▶ Exercise goal
Look in the material below for the line holding "The assignment-weight table". Set it down exactly, with each later line up to and including the line holding "row 2 ~ column 1: 27".

BEGIN Data for processing

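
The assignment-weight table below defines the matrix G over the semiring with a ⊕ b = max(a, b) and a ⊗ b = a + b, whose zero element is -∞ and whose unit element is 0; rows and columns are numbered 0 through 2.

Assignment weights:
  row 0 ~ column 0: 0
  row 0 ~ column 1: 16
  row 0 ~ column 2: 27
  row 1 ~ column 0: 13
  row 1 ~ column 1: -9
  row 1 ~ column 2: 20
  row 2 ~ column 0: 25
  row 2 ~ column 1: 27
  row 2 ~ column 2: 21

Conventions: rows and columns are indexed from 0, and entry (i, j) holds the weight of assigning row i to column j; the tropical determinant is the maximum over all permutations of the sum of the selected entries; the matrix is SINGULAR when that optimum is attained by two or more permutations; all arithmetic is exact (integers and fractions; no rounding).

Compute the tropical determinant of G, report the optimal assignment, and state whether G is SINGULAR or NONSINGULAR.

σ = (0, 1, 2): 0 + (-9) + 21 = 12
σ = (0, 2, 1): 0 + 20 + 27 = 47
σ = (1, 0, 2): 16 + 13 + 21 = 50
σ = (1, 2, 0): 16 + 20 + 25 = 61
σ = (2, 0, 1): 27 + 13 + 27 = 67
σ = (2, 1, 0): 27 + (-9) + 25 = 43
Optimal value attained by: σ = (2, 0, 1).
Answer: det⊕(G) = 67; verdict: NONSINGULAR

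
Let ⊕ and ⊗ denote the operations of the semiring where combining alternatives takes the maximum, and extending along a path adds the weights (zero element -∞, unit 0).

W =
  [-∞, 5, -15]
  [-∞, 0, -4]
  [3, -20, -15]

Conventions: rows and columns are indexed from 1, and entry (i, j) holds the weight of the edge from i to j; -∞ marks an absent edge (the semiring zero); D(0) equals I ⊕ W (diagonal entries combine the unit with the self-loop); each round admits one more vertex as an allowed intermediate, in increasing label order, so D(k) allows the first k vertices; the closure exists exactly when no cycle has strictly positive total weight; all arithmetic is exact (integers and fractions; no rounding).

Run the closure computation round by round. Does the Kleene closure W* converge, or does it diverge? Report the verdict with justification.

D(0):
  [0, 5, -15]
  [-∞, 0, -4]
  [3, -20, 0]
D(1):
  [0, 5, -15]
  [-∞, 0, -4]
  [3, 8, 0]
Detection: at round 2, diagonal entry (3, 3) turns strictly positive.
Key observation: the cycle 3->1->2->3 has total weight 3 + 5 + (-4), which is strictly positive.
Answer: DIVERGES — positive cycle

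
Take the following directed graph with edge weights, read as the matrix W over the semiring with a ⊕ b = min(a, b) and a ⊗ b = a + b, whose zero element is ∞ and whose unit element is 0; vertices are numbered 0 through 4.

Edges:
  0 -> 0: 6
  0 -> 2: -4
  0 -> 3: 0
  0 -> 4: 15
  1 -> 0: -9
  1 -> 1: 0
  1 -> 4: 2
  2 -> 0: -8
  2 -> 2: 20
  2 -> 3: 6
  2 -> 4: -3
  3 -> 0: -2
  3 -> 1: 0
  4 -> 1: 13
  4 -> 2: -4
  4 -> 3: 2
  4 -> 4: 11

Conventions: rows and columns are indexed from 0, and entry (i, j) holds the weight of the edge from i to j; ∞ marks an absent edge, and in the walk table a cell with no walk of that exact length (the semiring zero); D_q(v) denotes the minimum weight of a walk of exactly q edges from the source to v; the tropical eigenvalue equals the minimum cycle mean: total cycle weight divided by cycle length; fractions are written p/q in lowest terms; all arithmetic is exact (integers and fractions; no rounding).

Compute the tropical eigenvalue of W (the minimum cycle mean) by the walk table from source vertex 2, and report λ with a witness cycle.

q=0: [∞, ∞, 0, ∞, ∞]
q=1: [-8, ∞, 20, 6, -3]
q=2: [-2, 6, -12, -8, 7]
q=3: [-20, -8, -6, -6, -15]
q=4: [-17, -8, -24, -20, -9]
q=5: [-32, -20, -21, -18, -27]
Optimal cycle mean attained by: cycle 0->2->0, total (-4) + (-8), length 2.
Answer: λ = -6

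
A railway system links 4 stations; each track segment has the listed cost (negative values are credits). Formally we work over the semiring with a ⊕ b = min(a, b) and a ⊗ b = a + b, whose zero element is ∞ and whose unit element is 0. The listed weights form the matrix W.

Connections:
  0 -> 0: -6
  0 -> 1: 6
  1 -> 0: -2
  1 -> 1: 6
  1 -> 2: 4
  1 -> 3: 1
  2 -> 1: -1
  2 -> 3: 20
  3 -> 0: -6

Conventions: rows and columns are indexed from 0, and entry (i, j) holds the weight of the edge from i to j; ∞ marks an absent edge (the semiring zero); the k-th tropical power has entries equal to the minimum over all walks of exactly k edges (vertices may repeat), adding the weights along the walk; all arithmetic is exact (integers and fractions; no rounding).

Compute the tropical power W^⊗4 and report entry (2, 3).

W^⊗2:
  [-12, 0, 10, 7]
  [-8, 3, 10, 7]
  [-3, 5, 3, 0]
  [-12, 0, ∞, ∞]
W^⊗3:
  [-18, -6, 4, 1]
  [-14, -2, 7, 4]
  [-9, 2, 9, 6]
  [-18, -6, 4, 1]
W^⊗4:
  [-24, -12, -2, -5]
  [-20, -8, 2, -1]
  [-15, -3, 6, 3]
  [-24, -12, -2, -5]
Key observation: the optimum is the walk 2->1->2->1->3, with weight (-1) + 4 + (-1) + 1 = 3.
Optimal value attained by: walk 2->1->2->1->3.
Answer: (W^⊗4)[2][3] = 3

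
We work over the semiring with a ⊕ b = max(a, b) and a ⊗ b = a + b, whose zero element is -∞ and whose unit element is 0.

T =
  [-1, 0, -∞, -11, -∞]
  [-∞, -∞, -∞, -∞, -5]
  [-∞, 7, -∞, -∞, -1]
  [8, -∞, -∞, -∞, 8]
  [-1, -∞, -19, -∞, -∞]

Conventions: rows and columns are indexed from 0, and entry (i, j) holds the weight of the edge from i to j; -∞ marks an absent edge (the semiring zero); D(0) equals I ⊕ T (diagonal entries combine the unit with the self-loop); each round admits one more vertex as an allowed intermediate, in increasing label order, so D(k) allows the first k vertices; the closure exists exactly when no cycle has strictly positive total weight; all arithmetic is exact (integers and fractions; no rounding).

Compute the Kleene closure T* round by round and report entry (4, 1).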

END Data for processing
BEGIN Data for processing

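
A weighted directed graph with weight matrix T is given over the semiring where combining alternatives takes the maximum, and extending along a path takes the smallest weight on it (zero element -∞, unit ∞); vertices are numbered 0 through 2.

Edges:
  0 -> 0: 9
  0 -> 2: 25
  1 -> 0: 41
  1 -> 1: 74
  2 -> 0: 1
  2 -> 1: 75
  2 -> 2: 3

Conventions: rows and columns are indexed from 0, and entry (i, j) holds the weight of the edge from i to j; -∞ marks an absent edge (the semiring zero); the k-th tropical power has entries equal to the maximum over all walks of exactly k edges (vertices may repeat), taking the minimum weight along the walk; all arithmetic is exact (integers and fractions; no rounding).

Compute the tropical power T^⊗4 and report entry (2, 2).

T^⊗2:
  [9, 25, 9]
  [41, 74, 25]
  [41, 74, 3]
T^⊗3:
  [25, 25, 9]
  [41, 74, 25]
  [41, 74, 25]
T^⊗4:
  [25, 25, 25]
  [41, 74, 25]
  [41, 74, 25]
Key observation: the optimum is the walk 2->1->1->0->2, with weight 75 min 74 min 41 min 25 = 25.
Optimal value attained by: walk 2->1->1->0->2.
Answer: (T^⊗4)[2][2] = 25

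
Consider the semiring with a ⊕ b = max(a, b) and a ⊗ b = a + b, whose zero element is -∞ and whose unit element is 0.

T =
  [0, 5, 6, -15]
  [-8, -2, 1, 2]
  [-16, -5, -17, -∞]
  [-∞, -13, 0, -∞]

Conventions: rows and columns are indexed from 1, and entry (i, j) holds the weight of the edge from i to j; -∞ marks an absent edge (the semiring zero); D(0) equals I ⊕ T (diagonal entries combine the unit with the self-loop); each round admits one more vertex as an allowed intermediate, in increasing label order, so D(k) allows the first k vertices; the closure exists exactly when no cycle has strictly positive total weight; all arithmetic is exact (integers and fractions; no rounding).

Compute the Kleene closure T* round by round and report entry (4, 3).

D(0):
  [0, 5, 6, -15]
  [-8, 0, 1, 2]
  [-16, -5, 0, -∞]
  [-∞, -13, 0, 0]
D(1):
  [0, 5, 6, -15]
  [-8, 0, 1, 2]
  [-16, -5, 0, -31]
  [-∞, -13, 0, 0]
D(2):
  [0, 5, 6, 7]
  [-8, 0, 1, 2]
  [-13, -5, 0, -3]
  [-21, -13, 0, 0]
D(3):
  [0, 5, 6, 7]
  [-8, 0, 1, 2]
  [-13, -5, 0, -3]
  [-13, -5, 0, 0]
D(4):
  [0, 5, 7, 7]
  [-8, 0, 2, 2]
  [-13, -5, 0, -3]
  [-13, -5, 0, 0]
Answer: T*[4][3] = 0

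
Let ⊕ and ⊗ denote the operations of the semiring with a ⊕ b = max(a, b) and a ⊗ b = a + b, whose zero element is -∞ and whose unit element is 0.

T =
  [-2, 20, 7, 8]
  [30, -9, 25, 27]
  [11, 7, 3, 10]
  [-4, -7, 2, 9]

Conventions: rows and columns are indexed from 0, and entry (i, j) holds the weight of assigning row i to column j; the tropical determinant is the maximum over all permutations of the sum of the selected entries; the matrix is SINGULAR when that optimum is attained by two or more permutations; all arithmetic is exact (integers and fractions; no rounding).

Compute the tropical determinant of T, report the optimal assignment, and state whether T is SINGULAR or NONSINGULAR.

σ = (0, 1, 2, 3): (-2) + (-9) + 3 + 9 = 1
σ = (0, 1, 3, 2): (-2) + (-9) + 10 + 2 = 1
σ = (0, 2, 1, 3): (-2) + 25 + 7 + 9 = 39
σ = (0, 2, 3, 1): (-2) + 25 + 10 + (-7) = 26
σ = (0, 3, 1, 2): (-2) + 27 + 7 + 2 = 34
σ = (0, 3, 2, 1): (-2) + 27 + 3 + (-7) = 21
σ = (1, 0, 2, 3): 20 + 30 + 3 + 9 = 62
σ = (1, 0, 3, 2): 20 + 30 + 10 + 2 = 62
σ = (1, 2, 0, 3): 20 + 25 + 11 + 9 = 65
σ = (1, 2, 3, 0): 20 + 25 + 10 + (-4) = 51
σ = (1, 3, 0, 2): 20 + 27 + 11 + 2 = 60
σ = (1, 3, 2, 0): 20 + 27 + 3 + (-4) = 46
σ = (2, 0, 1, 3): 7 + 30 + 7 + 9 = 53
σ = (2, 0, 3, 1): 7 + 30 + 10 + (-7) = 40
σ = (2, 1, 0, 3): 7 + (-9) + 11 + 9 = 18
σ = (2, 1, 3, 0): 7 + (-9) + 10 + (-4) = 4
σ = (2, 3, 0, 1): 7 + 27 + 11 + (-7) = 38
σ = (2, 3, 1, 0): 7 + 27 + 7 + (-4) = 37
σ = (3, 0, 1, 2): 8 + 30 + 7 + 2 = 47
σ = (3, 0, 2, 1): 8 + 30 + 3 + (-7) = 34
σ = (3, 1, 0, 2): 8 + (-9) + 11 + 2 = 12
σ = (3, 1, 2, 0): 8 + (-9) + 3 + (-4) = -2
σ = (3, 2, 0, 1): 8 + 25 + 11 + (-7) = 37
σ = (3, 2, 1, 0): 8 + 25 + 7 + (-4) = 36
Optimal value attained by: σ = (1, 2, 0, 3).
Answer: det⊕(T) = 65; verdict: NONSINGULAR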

END Data for processing

▶ Output below
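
The assignment-weight table below defines the matrix G over the semiring with a ⊕ b = max(a, b) and a ⊗ b = a + b, whose zero element is -∞ and whose unit element is 0; rows and columns are numbered 0 through 2.

Assignment weights:
  row 0 ~ column 0: 0
  row 0 ~ column 1: 16
  row 0 ~ column 2: 27
  row 1 ~ column 0: 13
  row 1 ~ column 1: -9
  row 1 ~ column 2: 20
  row 2 ~ column 0: 25
  row 2 ~ column 1: 27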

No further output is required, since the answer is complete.